↓↓↓
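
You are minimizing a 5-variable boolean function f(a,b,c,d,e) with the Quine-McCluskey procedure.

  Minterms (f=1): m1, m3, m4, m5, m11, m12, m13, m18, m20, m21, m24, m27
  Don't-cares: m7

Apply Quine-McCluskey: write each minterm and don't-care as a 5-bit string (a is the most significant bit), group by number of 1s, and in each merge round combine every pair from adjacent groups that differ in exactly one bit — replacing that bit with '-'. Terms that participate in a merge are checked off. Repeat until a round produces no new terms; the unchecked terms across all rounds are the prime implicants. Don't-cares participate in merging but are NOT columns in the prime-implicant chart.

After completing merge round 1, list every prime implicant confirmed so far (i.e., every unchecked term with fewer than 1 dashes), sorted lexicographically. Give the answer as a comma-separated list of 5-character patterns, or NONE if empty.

Round 0: 00001✓ 00011✓ 00100✓ 00101✓ 00111✓ 01011✓ 01100✓ 01101✓ 10010 10100✓ 10101✓ 11000 11011✓
Round 1: -0100✓ -0101✓ -1011 0-011 0-100✓ 0-101✓ 00-01✓ 00-11✓ 000-1✓ 001-1✓ 0010-✓ 0110-✓ 1010-✓
Round 2: -010- 0-10- 00--1
PIs = {-010-, -1011, 0-011, 0-10-, 00--1, 10010, 11000}

10010, 11000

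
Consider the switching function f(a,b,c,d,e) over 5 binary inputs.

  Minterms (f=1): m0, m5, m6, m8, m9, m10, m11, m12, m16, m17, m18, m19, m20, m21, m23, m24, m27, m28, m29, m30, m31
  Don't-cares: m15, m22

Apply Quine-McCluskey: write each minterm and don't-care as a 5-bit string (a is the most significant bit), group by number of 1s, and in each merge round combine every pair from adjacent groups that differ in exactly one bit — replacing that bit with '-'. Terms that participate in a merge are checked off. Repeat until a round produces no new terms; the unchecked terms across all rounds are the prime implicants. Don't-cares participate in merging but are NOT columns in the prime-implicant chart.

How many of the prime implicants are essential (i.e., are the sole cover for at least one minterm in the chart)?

7

[col 0] 00000*, 00101*, 00110*, 01000*, 01001*, 01010*, 01011*, 01100*, 01111*, 10000*, 10001*, 10010*, 10011*, 10100*, 10101*, 10110*, 10111*, 11000*, 11011*, 11100*, 11101*, 11110*, 11111*
[col 1] -0000*, -0101, -0110, -1000*, -1011*, -1100*, -1111*, 0-000*, 01-00*, 01-11*, 010-0*, 010-1*, 0100-*, 0101-*, 1-000*, 1-011*, 1-100*, 1-101*, 1-110*, 1-111*, 10-00*, 10-01*, 10-10*, 10-11*, 100-0*, 100-1*, 1000-*, 1001-*, 101-0*, 101-1*, 1010-*, 1011-*, 11-00*, 11-11*, 111-0*, 111-1*, 1110-*, 1111-*
[col 2] --000, -1-00, -1-11, 010--, 1--00, 1--11, 1-1-0*, 1-1-1*, 1-10-*, 1-11-*, 10--0*, 10--1*, 10-0-*, 10-1-*, 100--*, 101--*, 111--*
[col 3] 1-1--, 10---
Prime implicants: --000, -0101, -0110, -1-00, -1-11, 010--, 1--00, 1--11, 1-1--, 10---
PI chart (minterm → PIs covering it):
  0 | --000  (sole → essential)
  5 | -0101  (sole → essential)
  6 | -0110  (sole → essential)
  8 | --000,-1-00,010--
  9 | 010--  (sole → essential)
  10 | 010--  (sole → essential)
  11 | -1-11,010--
  12 | -1-00  (sole → essential)
  16 | --000,1--00,10---
  17 | 10---  (sole → essential)
  18 | 10---  (sole → essential)
  19 | 1--11,10---
  20 | 1--00,1-1--,10---
  21 | -0101,1-1--,10---
  23 | 1--11,1-1--,10---
  24 | --000,-1-00,1--00
  27 | -1-11,1--11
  28 | -1-00,1--00,1-1--
  29 | 1-1--  (sole → essential)
  30 | 1-1--  (sole → essential)
  31 | -1-11,1--11,1-1--
Essential prime implicants: --000, -0101, -0110, -1-00, 010--, 1-1--, 10---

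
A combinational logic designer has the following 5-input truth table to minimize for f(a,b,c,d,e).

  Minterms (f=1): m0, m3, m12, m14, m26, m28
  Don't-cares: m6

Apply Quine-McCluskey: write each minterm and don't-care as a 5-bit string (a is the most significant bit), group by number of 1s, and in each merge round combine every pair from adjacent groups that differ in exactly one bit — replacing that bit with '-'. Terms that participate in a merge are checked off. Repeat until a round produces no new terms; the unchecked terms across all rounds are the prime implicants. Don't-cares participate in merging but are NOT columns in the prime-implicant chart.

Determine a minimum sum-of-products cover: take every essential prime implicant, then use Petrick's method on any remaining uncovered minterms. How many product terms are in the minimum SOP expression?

size-2^0 implicants → 00000  00011  00110(✓)  01100(✓)  01110(✓)  11010  11100(✓)
size-2^1 implicants → -1100  0-110  011-0
Unchecked terms (primes): -1100, 0-110, 00000, 00011, 011-0, 11010
Minterm coverage:
  m0 ⊆ 00000 [E]
  m3 ⊆ 00011 [E]
  m12 ⊆ -1100,011-0
  m14 ⊆ 0-110,011-0
  m26 ⊆ 11010 [E]
  m28 ⊆ -1100 [E]
E = {-1100, 00000, 00011, 11010}
Petrick residual → 0-110
Cover = bcd'e' + a'cde' + a'b'c'd'e' + a'b'c'de + abc'de'  |cover|=5

5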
↑↑↑
ACTIVITY: A full, exact copy of the entries is required. Return it.

TASK RESULT:
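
You are minimizing a 5-variable boolean function f(a,b,c,d,e) with the Quine-McCluskey procedure.

  Minterms (f=1): m1, m3, m4, m5, m11, m12, m13, m18, m20, m21, m24, m27
  Don't-cares: m7

Apply Quine-McCluskey: write each minterm and don't-care as a 5-bit string (a is the most significant bit), group by number of 1s, and in each merge round combine every pair from adjacent groups that differ in exactly one bit — replacing that bit with '-'. Terms that participate in a merge are checked off. Repeat until a round produces no new terms; the unchecked terms across all rounds are the prime implicants. Don't-cares participate in merging but are NOT columns in the prime-implicant chart.

After completing merge round 1, list every prime implicant confirmed so far (i.e., every unchecked term with fewer than 1 dashes), sorted lexicographically. Give the answer as a comma-separated list of 5-character patterns, or NONE if empty.

Round 0: 00001✓ 00011✓ 00100✓ 00101✓ 00111✓ 01011✓ 01100✓ 01101✓ 10010 10100✓ 10101✓ 11000 11011✓
Round 1: -0100✓ -0101✓ -1011 0-011 0-100✓ 0-101✓ 00-01✓ 00-11✓ 000-1✓ 001-1✓ 0010-✓ 0110-✓ 1010-✓
Round 2: -010- 0-10- 00--1
PIs = {-010-, -1011, 0-011, 0-10-, 00--1, 10010, 11000}

10010, 11000

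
Consider the switching function f(a,b,c,d,e) over 5 binary inputs.

  Minterms (f=1): m0, m5, m6, m8, m9, m10, m11, m12, m16, m17, m18, m19, m20, m21, m23, m24, m27, m28, m29, m30, m31
  Don't-cares: m15, m22

Apply Quine-McCluskey: write each minterm and don't-care as a 5-bit string (a is the most significant bit), group by number of 1s, and in each merge round combine every pair from adjacent groups that differ in exactly one bit — replacing that bit with '-'. Terms that participate in a merge are checked off. Repeat until a round produces no new terms; the unchecked terms across all rounds are the prime implicants. Don't-cares participate in merging but are NOT columns in the prime-implicant chart.

How many of the prime implicants are essential (i.e., are the sole cover for at least one minterm in the chart)?

7

[col 0] 00000*, 00101*, 00110*, 01000*, 01001*, 01010*, 01011*, 01100*, 01111*, 10000*, 10001*, 10010*, 10011*, 10100*, 10101*, 10110*, 10111*, 11000*, 11011*, 11100*, 11101*, 11110*, 11111*
[col 1] -0000*, -0101, -0110, -1000*, -1011*, -1100*, -1111*, 0-000*, 01-00*, 01-11*, 010-0*, 010-1*, 0100-*, 0101-*, 1-000*, 1-011*, 1-100*, 1-101*, 1-110*, 1-111*, 10-00*, 10-01*, 10-10*, 10-11*, 100-0*, 100-1*, 1000-*, 1001-*, 101-0*, 101-1*, 1010-*, 1011-*, 11-00*, 11-11*, 111-0*, 111-1*, 1110-*, 1111-*
[col 2] --000, -1-00, -1-11, 010--, 1--00, 1--11, 1-1-0*, 1-1-1*, 1-10-*, 1-11-*, 10--0*, 10--1*, 10-0-*, 10-1-*, 100--*, 101--*, 111--*
[col 3] 1-1--, 10---
Prime implicants: --000, -0101, -0110, -1-00, -1-11, 010--, 1--00, 1--11, 1-1--, 10---
PI chart (minterm → PIs covering it):
  0 | --000  (sole → essential)
  5 | -0101  (sole → essential)
  6 | -0110  (sole → essential)
  8 | --000,-1-00,010--
  9 | 010--  (sole → essential)
  10 | 010--  (sole → essential)
  11 | -1-11,010--
  12 | -1-00  (sole → essential)
  16 | --000,1--00,10---
  17 | 10---  (sole → essential)
  18 | 10---  (sole → essential)
  19 | 1--11,10---
  20 | 1--00,1-1--,10---
  21 | -0101,1-1--,10---
  23 | 1--11,1-1--,10---
  24 | --000,-1-00,1--00
  27 | -1-11,1--11
  28 | -1-00,1--00,1-1--
  29 | 1-1--  (sole → essential)
  30 | 1-1--  (sole → essential)
  31 | -1-11,1--11,1-1--
Essential prime implicants: --000, -0101, -0110, -1-00, 010--, 1-1--, 10---

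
A combinational logic designer has the following 5-input truth table to minimize for f(a,b,c,d,e).

  Minterms (f=1): m0, m3, m12, m14, m26, m28
  Don't-cares: m6

Apply Quine-McCluskey: write each minterm and don't-care as a 5-bit string (a is the most significant bit), group by number of 1s, and in each merge round combine every pair from adjacent groups that differ in exactly one bit — replacing that bit with '-'. Terms that participate in a merge are checked off. Repeat until a round produces no new terms; the unchecked terms across all rounds are the prime implicants. Don't-cares participate in merging but are NOT columns in the prime-implicant chart.

Determine a minimum sum-of-products cover: take every essential prime implicant, then use Petrick's method on any remaining uncovered minterms. How many product terms are in the minimum SOP expression?

size-2^0 implicants → 00000  00011  00110(✓)  01100(✓)  01110(✓)  11010  11100(✓)
size-2^1 implicants → -1100  0-110  011-0
Unchecked terms (primes): -1100, 0-110, 00000, 00011, 011-0, 11010
Minterm coverage:
  m0 ⊆ 00000 [E]
  m3 ⊆ 00011 [E]
  m12 ⊆ -1100,011-0
  m14 ⊆ 0-110,011-0
  m26 ⊆ 11010 [E]
  m28 ⊆ -1100 [E]
E = {-1100, 00000, 00011, 11010}
Petrick residual → 0-110
Cover = bcd'e' + a'cde' + a'b'c'd'e' + a'b'c'de + abc'de'  |cover|=5

5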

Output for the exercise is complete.